■ Task: Every single entry that follows must be copied exactly.

Records for this task section start

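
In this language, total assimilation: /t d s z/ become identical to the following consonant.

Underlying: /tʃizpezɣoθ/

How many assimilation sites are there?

/z/ before /p/ → [p] (total assimilation)
/z/ before /ɣ/ → [ɣ] (total assimilation)
2 segments change.

2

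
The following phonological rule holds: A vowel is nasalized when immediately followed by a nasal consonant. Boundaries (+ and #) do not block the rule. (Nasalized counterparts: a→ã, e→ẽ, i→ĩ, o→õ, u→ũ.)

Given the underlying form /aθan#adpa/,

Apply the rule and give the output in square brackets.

[aθãn#adpa]

/a/ before nasal /n/ → [ã]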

Records for this task section end

■ Result:
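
In this language, total assimilation: /t d s z/ become identical to the following consonant.

Underlying: /tʃizpezɣoθ/

How many assimilation sites are there?

/z/ before /p/ → [p] (total assimilation)
/z/ before /ɣ/ → [ɣ] (total assimilation)
2 segments change.

2

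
The following phonological rule holds: A vowel is nasalized when immediately followed by a nasal consonant. Boundaries (+ and #) do not block the rule. (Nasalized counterparts: a→ã, e→ẽ, i→ĩ, o→õ, u→ũ.)

Given the underlying form /aθan#adpa/,

Apply the rule and give the output in square brackets.

[aθãn#adpa]

/a/ before nasal /n/ → [ã]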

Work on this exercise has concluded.